Your task
Write out all of the entries exactly, please.

Collected data entries
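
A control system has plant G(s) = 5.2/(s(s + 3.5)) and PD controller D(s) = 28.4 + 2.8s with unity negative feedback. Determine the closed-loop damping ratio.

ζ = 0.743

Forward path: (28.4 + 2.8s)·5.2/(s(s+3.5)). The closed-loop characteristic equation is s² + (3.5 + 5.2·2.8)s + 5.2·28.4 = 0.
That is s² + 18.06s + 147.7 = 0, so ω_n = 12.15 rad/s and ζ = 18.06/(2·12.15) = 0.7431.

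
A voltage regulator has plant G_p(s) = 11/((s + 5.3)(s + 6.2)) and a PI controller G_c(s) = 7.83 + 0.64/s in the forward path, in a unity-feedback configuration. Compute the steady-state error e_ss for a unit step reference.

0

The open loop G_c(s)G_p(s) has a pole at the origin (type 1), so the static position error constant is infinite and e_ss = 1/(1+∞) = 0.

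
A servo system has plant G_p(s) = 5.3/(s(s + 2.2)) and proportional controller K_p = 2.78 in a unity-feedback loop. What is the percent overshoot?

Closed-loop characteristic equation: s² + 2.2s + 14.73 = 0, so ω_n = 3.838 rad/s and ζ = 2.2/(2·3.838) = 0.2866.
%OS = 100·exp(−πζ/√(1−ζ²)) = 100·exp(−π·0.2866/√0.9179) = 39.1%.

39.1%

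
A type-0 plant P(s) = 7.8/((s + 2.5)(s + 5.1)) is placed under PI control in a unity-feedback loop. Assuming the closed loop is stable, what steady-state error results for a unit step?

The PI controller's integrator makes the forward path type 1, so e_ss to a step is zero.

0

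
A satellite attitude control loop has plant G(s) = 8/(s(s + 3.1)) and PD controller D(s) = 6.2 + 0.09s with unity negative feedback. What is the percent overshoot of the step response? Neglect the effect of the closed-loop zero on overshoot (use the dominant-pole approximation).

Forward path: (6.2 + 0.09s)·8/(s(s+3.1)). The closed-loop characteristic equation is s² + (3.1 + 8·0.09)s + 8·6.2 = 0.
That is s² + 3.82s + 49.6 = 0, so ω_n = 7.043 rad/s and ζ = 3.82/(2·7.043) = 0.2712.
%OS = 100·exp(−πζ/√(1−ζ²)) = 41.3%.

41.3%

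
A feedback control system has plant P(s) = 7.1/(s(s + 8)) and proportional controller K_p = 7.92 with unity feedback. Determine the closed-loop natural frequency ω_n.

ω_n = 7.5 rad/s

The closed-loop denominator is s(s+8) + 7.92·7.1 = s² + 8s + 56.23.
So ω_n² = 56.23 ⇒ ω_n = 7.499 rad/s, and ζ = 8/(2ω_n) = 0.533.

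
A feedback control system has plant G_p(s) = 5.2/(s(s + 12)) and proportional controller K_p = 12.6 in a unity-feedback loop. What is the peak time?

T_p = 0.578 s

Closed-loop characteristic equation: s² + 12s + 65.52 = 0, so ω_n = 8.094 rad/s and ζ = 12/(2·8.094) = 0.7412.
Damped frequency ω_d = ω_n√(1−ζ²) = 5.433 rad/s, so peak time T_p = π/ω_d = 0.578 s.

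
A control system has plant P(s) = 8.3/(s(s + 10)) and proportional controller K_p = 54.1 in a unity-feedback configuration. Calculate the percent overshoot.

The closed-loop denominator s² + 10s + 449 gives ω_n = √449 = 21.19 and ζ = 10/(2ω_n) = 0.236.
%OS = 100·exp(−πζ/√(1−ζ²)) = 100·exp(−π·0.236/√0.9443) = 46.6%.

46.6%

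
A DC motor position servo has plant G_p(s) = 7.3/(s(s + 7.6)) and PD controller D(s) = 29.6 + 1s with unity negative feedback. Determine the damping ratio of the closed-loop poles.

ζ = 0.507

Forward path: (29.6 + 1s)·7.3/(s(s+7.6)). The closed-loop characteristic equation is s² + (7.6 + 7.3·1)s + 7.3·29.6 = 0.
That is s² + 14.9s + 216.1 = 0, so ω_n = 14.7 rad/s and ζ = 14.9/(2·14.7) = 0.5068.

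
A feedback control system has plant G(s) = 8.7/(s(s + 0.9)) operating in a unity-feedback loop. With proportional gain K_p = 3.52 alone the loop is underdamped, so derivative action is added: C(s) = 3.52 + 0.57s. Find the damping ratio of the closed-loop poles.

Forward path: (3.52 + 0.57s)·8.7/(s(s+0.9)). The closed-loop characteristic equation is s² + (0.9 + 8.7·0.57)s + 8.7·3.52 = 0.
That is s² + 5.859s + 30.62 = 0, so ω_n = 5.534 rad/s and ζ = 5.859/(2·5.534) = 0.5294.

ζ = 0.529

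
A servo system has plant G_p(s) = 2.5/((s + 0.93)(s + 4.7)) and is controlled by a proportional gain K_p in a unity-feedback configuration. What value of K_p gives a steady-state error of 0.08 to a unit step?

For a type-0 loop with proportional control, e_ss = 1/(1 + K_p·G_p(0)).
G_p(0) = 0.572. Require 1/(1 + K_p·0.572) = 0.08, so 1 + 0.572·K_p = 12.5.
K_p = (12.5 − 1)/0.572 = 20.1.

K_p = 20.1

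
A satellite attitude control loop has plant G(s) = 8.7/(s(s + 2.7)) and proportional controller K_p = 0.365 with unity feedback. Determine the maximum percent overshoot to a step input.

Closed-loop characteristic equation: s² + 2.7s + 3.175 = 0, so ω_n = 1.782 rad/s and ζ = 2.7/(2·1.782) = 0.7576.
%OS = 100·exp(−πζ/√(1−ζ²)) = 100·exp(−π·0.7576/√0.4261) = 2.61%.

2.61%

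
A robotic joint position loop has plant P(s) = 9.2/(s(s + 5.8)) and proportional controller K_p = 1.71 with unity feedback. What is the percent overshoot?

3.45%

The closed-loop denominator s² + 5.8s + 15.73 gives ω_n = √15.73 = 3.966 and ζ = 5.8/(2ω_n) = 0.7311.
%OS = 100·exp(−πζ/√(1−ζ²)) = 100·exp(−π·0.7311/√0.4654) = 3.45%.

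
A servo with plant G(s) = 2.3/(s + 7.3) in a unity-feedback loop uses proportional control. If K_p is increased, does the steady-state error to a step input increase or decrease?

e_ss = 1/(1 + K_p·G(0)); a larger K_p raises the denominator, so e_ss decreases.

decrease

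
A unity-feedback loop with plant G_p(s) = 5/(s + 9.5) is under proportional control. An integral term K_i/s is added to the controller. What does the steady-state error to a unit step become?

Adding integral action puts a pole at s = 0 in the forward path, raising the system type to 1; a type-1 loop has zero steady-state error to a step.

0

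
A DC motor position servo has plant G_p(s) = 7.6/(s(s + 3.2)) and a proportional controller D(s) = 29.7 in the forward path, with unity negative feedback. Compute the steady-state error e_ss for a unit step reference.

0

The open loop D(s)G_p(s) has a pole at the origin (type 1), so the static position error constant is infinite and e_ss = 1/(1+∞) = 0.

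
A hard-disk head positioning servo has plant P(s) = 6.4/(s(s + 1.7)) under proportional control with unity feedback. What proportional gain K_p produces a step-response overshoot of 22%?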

Response for this exercise
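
A control system has plant G(s) = 5.2/(s(s + 3.5)) and PD controller D(s) = 28.4 + 2.8s with unity negative feedback. Determine the closed-loop damping ratio.

ζ = 0.743

Forward path: (28.4 + 2.8s)·5.2/(s(s+3.5)). The closed-loop characteristic equation is s² + (3.5 + 5.2·2.8)s + 5.2·28.4 = 0.
That is s² + 18.06s + 147.7 = 0, so ω_n = 12.15 rad/s and ζ = 18.06/(2·12.15) = 0.7431.

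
A voltage regulator has plant G_p(s) = 11/((s + 5.3)(s + 6.2)) and a PI controller G_c(s) = 7.83 + 0.64/s in the forward path, in a unity-feedback configuration. Compute the steady-state error e_ss for a unit step reference.

0

The open loop G_c(s)G_p(s) has a pole at the origin (type 1), so the static position error constant is infinite and e_ss = 1/(1+∞) = 0.

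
A servo system has plant G_p(s) = 5.3/(s(s + 2.2)) and proportional controller K_p = 2.78 in a unity-feedback loop. What is the percent overshoot?

Closed-loop characteristic equation: s² + 2.2s + 14.73 = 0, so ω_n = 3.838 rad/s and ζ = 2.2/(2·3.838) = 0.2866.
%OS = 100·exp(−πζ/√(1−ζ²)) = 100·exp(−π·0.2866/√0.9179) = 39.1%.

39.1%

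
A type-0 plant P(s) = 7.8/((s + 2.5)(s + 5.1)) is placed under PI control in a unity-feedback loop. Assuming the closed loop is stable, what steady-state error results for a unit step?

The PI controller's integrator makes the forward path type 1, so e_ss to a step is zero.

0

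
A satellite attitude control loop has plant G(s) = 8/(s(s + 3.1)) and PD controller D(s) = 6.2 + 0.09s with unity negative feedback. What is the percent overshoot of the step response? Neglect the effect of the closed-loop zero on overshoot (use the dominant-pole approximation).

Forward path: (6.2 + 0.09s)·8/(s(s+3.1)). The closed-loop characteristic equation is s² + (3.1 + 8·0.09)s + 8·6.2 = 0.
That is s² + 3.82s + 49.6 = 0, so ω_n = 7.043 rad/s and ζ = 3.82/(2·7.043) = 0.2712.
%OS = 100·exp(−πζ/√(1−ζ²)) = 41.3%.

41.3%

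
A feedback control system has plant P(s) = 7.1/(s(s + 8)) and proportional controller K_p = 7.92 with unity feedback. Determine the closed-loop natural frequency ω_n.

ω_n = 7.5 rad/s

The closed-loop denominator is s(s+8) + 7.92·7.1 = s² + 8s + 56.23.
So ω_n² = 56.23 ⇒ ω_n = 7.499 rad/s, and ζ = 8/(2ω_n) = 0.533.

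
A feedback control system has plant G_p(s) = 5.2/(s(s + 12)) and proportional controller K_p = 12.6 in a unity-feedback loop. What is the peak time?

T_p = 0.578 s

Closed-loop characteristic equation: s² + 12s + 65.52 = 0, so ω_n = 8.094 rad/s and ζ = 12/(2·8.094) = 0.7412.
Damped frequency ω_d = ω_n√(1−ζ²) = 5.433 rad/s, so peak time T_p = π/ω_d = 0.578 s.

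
A control system has plant P(s) = 8.3/(s(s + 10)) and proportional controller K_p = 54.1 in a unity-feedback configuration. Calculate the percent overshoot.

The closed-loop denominator s² + 10s + 449 gives ω_n = √449 = 21.19 and ζ = 10/(2ω_n) = 0.236.
%OS = 100·exp(−πζ/√(1−ζ²)) = 100·exp(−π·0.236/√0.9443) = 46.6%.

46.6%

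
A DC motor position servo has plant G_p(s) = 7.3/(s(s + 7.6)) and PD controller D(s) = 29.6 + 1s with unity negative feedback. Determine the damping ratio of the closed-loop poles.

ζ = 0.507

Forward path: (29.6 + 1s)·7.3/(s(s+7.6)). The closed-loop characteristic equation is s² + (7.6 + 7.3·1)s + 7.3·29.6 = 0.
That is s² + 14.9s + 216.1 = 0, so ω_n = 14.7 rad/s and ζ = 14.9/(2·14.7) = 0.5068.

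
A feedback control system has plant G(s) = 8.7/(s(s + 0.9)) operating in a unity-feedback loop. With proportional gain K_p = 3.52 alone the loop is underdamped, so derivative action is added: C(s) = 3.52 + 0.57s. Find the damping ratio of the closed-loop poles.

Forward path: (3.52 + 0.57s)·8.7/(s(s+0.9)). The closed-loop characteristic equation is s² + (0.9 + 8.7·0.57)s + 8.7·3.52 = 0.
That is s² + 5.859s + 30.62 = 0, so ω_n = 5.534 rad/s and ζ = 5.859/(2·5.534) = 0.5294.

ζ = 0.529

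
A servo system has plant G_p(s) = 2.5/((s + 0.93)(s + 4.7)) and is controlled by a proportional gain K_p in a unity-feedback configuration. What value of K_p gives a steady-state error of 0.08 to a unit step?

For a type-0 loop with proportional control, e_ss = 1/(1 + K_p·G_p(0)).
G_p(0) = 0.572. Require 1/(1 + K_p·0.572) = 0.08, so 1 + 0.572·K_p = 12.5.
K_p = (12.5 − 1)/0.572 = 20.1.

K_p = 20.1

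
A satellite attitude control loop has plant G(s) = 8.7/(s(s + 2.7)) and proportional controller K_p = 0.365 with unity feedback. Determine the maximum percent overshoot to a step input.

Closed-loop characteristic equation: s² + 2.7s + 3.175 = 0, so ω_n = 1.782 rad/s and ζ = 2.7/(2·1.782) = 0.7576.
%OS = 100·exp(−πζ/√(1−ζ²)) = 100·exp(−π·0.7576/√0.4261) = 2.61%.

2.61%

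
A robotic joint position loop has plant P(s) = 9.2/(s(s + 5.8)) and proportional controller K_p = 1.71 with unity feedback. What is the percent overshoot?

3.45%

The closed-loop denominator s² + 5.8s + 15.73 gives ω_n = √15.73 = 3.966 and ζ = 5.8/(2ω_n) = 0.7311.
%OS = 100·exp(−πζ/√(1−ζ²)) = 100·exp(−π·0.7311/√0.4654) = 3.45%.

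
A servo with plant G(s) = 2.3/(s + 7.3) in a unity-feedback loop uses proportional control. If K_p is increased, does the steady-state error to a step input increase or decrease?

e_ss = 1/(1 + K_p·G(0)); a larger K_p raises the denominator, so e_ss decreases.

decrease

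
A unity-feedback loop with plant G_p(s) = 5/(s + 9.5) is under proportional control. An integral term K_i/s is added to the controller. What does the steady-state error to a unit step become?

Adding integral action puts a pole at s = 0 in the forward path, raising the system type to 1; a type-1 loop has zero steady-state error to a step.

0

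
A DC motor position servo has plant G_p(s) = 7.6/(s(s + 3.2)) and a proportional controller D(s) = 29.7 in the forward path, with unity negative feedback. Compute the steady-state error e_ss for a unit step reference.

0

The open loop D(s)G_p(s) has a pole at the origin (type 1), so the static position error constant is infinite and e_ss = 1/(1+∞) = 0.

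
A hard-disk head positioning servo has plant P(s) = 6.4/(s(s + 1.7)) under proportional control with unity feedback. What proportional gain K_p produces a step-response overshoot of 22%?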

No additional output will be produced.